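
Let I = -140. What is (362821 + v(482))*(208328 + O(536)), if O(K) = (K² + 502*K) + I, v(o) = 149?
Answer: 277510891320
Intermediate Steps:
O(K) = -140 + K² + 502*K (O(K) = (K² + 502*K) - 140 = -140 + K² + 502*K)
(362821 + v(482))*(208328 + O(536)) = (362821 + 149)*(208328 + (-140 + 536² + 502*536)) = 362970*(208328 + (-140 + 287296 + 269072)) = 362970*(208328 + 556228) = 362970*764556 = 277510891320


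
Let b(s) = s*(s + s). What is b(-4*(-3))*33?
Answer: 9504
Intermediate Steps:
b(s) = 2*s² (b(s) = s*(2*s) = 2*s²)
b(-4*(-3))*33 = (2*(-4*(-3))²)*33 = (2*12²)*33 = (2*144)*33 = 288*33 = 9504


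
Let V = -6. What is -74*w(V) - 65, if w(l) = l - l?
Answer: -65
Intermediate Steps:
w(l) = 0
-74*w(V) - 65 = -74*0 - 65 = 0 - 65 = -65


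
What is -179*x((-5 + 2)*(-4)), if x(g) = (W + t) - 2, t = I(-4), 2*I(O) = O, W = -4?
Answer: 1432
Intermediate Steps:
I(O) = O/2
t = -2 (t = (½)*(-4) = -2)
x(g) = -8 (x(g) = (-4 - 2) - 2 = -6 - 2 = -8)
-179*x((-5 + 2)*(-4)) = -179*(-8) = 1432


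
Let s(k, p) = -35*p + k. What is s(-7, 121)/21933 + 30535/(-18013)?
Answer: -248711767/131693043 ≈ -1.8886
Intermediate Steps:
s(k, p) = k - 35*p
s(-7, 121)/21933 + 30535/(-18013) = (-7 - 35*121)/21933 + 30535/(-18013) = (-7 - 4235)*(1/21933) + 30535*(-1/18013) = -4242*1/21933 - 30535/18013 = -1414/7311 - 30535/18013 = -248711767/131693043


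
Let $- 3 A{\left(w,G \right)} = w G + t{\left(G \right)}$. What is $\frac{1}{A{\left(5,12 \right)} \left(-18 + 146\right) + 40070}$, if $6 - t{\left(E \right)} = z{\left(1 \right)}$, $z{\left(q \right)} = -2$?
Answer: $\frac{3}{111506} \approx 2.6904 \cdot 10^{-5}$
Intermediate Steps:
$t{\left(E \right)} = 8$ ($t{\left(E \right)} = 6 - -2 = 6 + 2 = 8$)
$A{\left(w,G \right)} = - \frac{8}{3} - \frac{G w}{3}$ ($A{\left(w,G \right)} = - \frac{w G + 8}{3} = - \frac{G w + 8}{3} = - \frac{8 + G w}{3} = - \frac{8}{3} - \frac{G w}{3}$)
$\frac{1}{A{\left(5,12 \right)} \left(-18 + 146\right) + 40070} = \frac{1}{\left(- \frac{8}{3} - 4 \cdot 5\right) \left(-18 + 146\right) + 40070} = \frac{1}{\left(- \frac{8}{3} - 20\right) 128 + 40070} = \frac{1}{\left(- \frac{68}{3}\right) 128 + 40070} = \frac{1}{- \frac{8704}{3} + 40070} = \frac{1}{\frac{111506}{3}} = \frac{3}{111506}$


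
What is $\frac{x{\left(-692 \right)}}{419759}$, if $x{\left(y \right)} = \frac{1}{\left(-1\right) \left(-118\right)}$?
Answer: $\frac{1}{49531562} \approx 2.0189 \cdot 10^{-8}$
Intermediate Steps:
$x{\left(y \right)} = \frac{1}{118}$
$\frac{x{\left(-692 \right)}}{419759} = \frac{1}{118 \cdot 419759} = \frac{1}{118} \cdot \frac{1}{419759} = \frac{1}{49531562}$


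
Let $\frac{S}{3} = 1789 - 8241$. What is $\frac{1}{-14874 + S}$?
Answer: $- \frac{1}{34230} \approx -2.9214 \cdot 10^{-5}$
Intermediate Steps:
$S = -19356$ ($S = 3 \left(1789 - 8241\right) = 3 \left(-6452\right) = -19356$)
$\frac{1}{-14874 + S} = \frac{1}{-14874 - 19356} = \frac{1}{-34230} = - \frac{1}{34230}$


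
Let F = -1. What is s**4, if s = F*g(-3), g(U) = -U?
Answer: 81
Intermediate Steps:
s = -3 (s = -(-1)*(-3) = -1*3 = -3)
s**4 = (-3)**4 = 81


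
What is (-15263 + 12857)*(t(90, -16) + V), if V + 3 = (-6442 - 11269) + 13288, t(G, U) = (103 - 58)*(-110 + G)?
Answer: 12814356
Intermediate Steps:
t(G, U) = -4950 + 45*G (t(G, U) = 45*(-110 + G) = -4950 + 45*G)
V = -4426 (V = -3 + ((-6442 - 11269) + 13288) = -3 + (-17711 + 13288) = -3 - 4423 = -4426)
(-15263 + 12857)*(t(90, -16) + V) = (-15263 + 12857)*((-4950 + 45*90) - 4426) = -2406*((-4950 + 4050) - 4426) = -2406*(-900 - 4426) = -2406*(-5326) = 12814356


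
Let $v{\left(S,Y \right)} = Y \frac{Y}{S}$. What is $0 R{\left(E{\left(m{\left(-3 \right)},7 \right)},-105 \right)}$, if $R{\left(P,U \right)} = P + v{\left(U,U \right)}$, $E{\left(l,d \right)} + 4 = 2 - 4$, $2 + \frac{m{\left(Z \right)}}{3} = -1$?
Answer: $0$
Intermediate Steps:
$v{\left(S,Y \right)} = \frac{Y^{2}}{S}$
$m{\left(Z \right)} = -9$ ($m{\left(Z \right)} = -6 + 3 \left(-1\right) = -6 - 3 = -9$)
$E{\left(l,d \right)} = -6$ ($E{\left(l,d \right)} = -4 + \left(2 - 4\right) = -4 - 2 = -6$)
$R{\left(P,U \right)} = P + U$ ($R{\left(P,U \right)} = P + \frac{U^{2}}{U} = P + U$)
$0 R{\left(E{\left(m{\left(-3 \right)},7 \right)},-105 \right)} = 0 \left(-6 - 105\right) = 0 \left(-111\right) = 0$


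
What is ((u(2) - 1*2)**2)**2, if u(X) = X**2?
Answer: 16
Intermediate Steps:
((u(2) - 1*2)**2)**2 = ((2**2 - 1*2)**2)**2 = ((4 - 2)**2)**2 = (2**2)**2 = 4**2 = 16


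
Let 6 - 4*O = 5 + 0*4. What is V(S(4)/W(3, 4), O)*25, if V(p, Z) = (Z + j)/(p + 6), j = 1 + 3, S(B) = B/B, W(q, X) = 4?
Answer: 17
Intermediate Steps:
S(B) = 1
O = 1/4 (O = 3/2 - (5 + 0*4)/4 = 3/2 - (5 + 0)/4 = 3/2 - 1/4*5 = 3/2 - 5/4 = 1/4 ≈ 0.25000)
j = 4
V(p, Z) = (4 + Z)/(6 + p) (V(p, Z) = (Z + 4)/(p + 6) = (4 + Z)/(6 + p))
V(S(4)/W(3, 4), O)*25 = ((4 + 1/4)/(6 + 1/4))*25 = ((17/4)/(6 + 1*(1/4)))*25 = ((17/4)/(6 + 1/4))*25 = ((17/4)/(25/4))*25 = ((4/25)*(17/4))*25 = (17/25)*25 = 17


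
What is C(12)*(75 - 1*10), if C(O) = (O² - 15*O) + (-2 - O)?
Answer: -3250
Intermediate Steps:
C(O) = -2 + O² - 16*O
C(12)*(75 - 1*10) = (-2 + 12² - 16*12)*(75 - 1*10) = (-2 + 144 - 192)*(75 - 10) = -50*65 = -3250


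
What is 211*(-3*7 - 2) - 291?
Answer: -5144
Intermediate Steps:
211*(-3*7 - 2) - 291 = 211*(-21 - 2) - 291 = 211*(-23) - 291 = -4853 - 291 = -5144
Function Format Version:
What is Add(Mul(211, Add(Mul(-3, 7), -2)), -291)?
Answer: -5144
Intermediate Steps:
Add(Mul(211, Add(Mul(-3, 7), -2)), -291) = Add(Mul(211, Add(-21, -2)), -291) = Add(Mul(211, -23), -291) = Add(-4853, -291) = -5144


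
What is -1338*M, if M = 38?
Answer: -50844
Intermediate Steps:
-1338*M = -1338*38 = -50844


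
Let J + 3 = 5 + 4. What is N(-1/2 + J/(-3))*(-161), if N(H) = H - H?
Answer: 0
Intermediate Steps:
J = 6 (J = -3 + (5 + 4) = -3 + 9 = 6)
N(H) = 0
N(-1/2 + J/(-3))*(-161) = 0*(-161) = 0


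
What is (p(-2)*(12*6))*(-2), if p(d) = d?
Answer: 288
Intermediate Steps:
(p(-2)*(12*6))*(-2) = -24*6*(-2) = -2*72*(-2) = -144*(-2) = 288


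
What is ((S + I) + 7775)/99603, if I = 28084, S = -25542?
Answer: 3439/33201 ≈ 0.10358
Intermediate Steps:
((S + I) + 7775)/99603 = ((-25542 + 28084) + 7775)/99603 = (2542 + 7775)*(1/99603) = 10317*(1/99603) = 3439/33201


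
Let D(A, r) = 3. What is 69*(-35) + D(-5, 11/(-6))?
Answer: -2412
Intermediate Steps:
69*(-35) + D(-5, 11/(-6)) = 69*(-35) + 3 = -2415 + 3 = -2412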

**Problem description**
Would you restate exactly the lines of the material above, from its opening line through the line with "Let V = -6.", and output only those?

**Output**
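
Let I = -140. What is (362821 + v(482))*(208328 + O(536)), if O(K) = (K² + 502*K) + I, v(o) = 149?
Answer: 277510891320
Intermediate Steps:
O(K) = -140 + K² + 502*K (O(K) = (K² + 502*K) - 140 = -140 + K² + 502*K)
(362821 + v(482))*(208328 + O(536)) = (362821 + 149)*(208328 + (-140 + 536² + 502*536)) = 362970*(208328 + (-140 + 287296 + 269072)) = 362970*(208328 + 556228) = 362970*764556 = 277510891320


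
Let b(s) = s*(s + s). What is b(-4*(-3))*33?
Answer: 9504
Intermediate Steps:
b(s) = 2*s² (b(s) = s*(2*s) = 2*s²)
b(-4*(-3))*33 = (2*(-4*(-3))²)*33 = (2*12²)*33 = (2*144)*33 = 288*33 = 9504


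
Let V = -6. What is -74*w(V) - 65, if w(l) = l - l?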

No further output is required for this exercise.